* **EXERCISE PROMPT**
Your answer is a copy of every line in the records where "neighboring" appears.

(Collected data)
BEGIN

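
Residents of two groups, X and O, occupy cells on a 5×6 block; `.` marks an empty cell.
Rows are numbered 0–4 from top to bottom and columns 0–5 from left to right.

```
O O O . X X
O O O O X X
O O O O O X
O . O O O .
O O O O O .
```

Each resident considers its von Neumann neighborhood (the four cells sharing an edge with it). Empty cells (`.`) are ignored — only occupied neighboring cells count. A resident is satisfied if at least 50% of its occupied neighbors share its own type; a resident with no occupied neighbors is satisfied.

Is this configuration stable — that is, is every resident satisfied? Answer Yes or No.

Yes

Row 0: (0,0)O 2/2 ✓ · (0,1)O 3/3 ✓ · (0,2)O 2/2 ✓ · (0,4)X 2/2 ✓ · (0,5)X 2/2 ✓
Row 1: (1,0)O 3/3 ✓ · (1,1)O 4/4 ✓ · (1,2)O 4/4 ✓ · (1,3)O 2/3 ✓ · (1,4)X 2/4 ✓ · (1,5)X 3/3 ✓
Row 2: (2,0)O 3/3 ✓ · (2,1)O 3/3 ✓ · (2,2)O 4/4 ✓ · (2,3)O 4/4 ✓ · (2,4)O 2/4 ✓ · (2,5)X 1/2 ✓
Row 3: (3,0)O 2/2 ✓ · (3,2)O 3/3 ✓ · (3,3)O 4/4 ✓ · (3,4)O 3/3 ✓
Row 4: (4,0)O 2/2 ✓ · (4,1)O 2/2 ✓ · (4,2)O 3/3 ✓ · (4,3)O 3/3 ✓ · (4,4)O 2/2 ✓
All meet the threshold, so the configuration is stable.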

END
BEGIN

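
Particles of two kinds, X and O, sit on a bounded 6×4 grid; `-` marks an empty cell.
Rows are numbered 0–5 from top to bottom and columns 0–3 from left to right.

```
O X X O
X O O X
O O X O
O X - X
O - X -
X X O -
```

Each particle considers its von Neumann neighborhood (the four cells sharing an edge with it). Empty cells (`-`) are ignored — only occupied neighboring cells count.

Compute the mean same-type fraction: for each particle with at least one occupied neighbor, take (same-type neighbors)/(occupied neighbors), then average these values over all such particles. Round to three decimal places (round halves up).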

END

* **RESULT**
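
Each resident considers its von Neumann neighborhood (the four cells sharing an edge with it). Empty cells (`.`) are ignored — only occupied neighboring cells count. A resident is satisfied if at least 50% of its occupied neighbors share its own type; a resident with no occupied neighbors is satisfied.
Each particle considers its von Neumann neighborhood (the four cells sharing an edge with it). Empty cells (`-`) are ignored — only occupied neighboring cells count.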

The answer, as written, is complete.